WORK INSTRUCTION: Which lines of the data hold the word "some"? Copy all of them.

+++ ENTRIES PROVIDED +++

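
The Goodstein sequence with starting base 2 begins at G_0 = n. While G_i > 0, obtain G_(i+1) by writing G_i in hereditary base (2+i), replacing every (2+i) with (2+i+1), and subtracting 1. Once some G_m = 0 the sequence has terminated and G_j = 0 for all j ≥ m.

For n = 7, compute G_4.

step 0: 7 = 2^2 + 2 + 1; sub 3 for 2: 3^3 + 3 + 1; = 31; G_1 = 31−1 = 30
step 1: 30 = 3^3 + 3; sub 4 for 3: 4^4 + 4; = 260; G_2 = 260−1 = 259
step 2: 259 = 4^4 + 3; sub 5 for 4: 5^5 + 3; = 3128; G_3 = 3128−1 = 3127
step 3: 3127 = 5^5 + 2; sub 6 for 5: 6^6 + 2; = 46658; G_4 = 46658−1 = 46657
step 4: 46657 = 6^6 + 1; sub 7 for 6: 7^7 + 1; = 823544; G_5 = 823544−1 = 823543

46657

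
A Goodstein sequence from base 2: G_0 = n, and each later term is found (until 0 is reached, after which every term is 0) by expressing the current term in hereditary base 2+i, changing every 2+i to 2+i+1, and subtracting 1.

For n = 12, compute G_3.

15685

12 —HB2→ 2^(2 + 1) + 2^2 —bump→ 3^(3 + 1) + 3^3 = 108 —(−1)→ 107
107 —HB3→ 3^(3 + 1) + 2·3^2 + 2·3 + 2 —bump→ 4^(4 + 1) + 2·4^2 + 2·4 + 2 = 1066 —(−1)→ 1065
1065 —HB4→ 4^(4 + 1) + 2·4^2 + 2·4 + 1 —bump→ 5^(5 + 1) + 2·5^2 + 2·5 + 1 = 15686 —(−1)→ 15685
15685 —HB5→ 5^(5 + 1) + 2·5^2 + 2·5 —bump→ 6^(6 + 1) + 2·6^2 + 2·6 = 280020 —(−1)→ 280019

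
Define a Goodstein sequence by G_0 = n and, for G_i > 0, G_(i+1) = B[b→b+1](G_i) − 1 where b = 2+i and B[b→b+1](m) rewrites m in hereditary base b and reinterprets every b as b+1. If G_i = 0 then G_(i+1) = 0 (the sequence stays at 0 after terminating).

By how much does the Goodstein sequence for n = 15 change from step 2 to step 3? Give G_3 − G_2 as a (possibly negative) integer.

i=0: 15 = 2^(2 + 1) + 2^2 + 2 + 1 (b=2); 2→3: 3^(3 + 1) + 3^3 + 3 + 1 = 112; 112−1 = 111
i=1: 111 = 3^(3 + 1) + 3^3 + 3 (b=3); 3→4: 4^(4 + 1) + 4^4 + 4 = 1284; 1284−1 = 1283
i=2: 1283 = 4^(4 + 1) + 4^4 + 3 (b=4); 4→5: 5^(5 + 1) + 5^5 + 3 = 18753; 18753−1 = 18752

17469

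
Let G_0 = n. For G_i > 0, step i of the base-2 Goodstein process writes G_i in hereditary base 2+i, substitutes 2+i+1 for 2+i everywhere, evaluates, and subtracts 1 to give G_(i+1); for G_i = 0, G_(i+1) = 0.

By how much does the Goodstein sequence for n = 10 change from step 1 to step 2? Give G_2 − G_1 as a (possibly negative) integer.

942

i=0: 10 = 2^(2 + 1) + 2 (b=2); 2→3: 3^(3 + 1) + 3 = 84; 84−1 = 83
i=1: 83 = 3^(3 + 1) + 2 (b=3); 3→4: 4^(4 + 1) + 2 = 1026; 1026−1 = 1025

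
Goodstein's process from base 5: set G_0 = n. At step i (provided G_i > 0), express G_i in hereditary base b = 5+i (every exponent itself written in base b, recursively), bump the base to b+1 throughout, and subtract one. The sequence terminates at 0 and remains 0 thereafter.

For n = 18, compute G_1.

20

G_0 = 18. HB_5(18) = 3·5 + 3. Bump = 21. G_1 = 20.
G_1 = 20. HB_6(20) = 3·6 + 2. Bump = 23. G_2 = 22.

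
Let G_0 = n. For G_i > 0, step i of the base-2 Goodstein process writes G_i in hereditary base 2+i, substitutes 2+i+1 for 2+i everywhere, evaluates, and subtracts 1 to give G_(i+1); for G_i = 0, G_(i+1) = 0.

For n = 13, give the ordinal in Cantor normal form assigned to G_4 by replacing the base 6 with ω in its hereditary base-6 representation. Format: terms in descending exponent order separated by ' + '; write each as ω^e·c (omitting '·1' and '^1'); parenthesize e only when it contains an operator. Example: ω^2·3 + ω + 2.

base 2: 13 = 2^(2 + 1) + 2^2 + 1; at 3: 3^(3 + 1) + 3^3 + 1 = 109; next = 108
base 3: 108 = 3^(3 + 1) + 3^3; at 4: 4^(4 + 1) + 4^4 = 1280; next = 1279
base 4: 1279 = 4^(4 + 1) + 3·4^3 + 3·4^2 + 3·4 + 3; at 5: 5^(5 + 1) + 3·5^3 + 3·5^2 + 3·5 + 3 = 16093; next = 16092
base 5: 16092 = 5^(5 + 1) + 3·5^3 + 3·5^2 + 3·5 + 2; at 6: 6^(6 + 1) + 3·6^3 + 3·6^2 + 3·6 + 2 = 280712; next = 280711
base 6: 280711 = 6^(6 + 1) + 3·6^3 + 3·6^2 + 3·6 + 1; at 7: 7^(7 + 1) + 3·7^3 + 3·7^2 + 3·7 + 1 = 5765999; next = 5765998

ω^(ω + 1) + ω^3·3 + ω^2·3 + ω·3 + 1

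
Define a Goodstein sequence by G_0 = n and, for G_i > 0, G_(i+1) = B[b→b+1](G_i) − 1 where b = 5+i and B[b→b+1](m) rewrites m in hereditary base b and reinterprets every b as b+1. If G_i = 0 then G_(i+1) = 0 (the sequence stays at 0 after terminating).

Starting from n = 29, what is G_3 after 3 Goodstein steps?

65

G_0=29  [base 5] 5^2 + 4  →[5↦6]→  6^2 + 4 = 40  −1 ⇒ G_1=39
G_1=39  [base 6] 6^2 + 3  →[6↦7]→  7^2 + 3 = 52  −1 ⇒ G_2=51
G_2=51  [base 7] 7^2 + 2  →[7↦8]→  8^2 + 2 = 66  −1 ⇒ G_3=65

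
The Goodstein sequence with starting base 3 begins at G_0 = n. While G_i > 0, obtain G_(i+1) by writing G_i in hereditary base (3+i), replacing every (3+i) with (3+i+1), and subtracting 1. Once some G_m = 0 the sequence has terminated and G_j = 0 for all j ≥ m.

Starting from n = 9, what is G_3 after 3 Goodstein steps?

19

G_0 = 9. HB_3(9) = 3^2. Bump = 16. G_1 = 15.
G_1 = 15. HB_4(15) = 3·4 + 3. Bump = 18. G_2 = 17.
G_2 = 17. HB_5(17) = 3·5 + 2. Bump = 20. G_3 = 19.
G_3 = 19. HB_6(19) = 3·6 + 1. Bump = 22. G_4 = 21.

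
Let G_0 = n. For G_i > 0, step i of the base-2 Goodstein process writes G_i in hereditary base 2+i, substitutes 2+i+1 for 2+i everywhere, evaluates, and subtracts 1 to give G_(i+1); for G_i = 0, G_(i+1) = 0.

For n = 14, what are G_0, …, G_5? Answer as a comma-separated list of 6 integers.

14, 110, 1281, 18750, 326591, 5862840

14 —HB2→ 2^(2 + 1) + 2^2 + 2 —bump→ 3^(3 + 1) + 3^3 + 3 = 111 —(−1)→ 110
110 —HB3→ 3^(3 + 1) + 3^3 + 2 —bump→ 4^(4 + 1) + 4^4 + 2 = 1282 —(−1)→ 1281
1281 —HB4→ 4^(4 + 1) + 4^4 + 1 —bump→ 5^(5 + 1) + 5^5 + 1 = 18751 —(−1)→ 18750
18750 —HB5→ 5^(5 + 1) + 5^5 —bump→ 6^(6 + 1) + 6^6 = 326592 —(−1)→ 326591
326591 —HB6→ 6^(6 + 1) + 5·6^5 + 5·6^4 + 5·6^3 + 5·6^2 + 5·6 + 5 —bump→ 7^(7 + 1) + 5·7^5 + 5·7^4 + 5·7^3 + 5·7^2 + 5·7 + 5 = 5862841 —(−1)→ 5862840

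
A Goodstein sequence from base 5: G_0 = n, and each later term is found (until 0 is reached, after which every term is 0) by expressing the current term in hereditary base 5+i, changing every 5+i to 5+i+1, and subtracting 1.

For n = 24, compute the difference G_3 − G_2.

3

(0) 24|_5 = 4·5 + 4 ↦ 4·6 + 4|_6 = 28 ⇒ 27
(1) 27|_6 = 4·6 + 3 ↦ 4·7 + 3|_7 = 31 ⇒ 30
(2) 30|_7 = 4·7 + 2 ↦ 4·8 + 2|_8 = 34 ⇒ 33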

+++

COMPLETED TASK:
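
The Goodstein sequence with starting base 2 begins at G_0 = n. While G_i > 0, obtain G_(i+1) by writing G_i in hereditary base (2+i), replacing every (2+i) with (2+i+1), and subtracting 1. Once some G_m = 0 the sequence has terminated and G_j = 0 for all j ≥ m.
The Goodstein sequence with starting base 3 begins at G_0 = n. While G_i > 0, obtain G_(i+1) by writing G_i in hereditary base (3+i), replacing every (3+i) with (3+i+1), and subtracting 1. Once some G_m = 0 the sequence has terminated and G_j = 0 for all j ≥ m.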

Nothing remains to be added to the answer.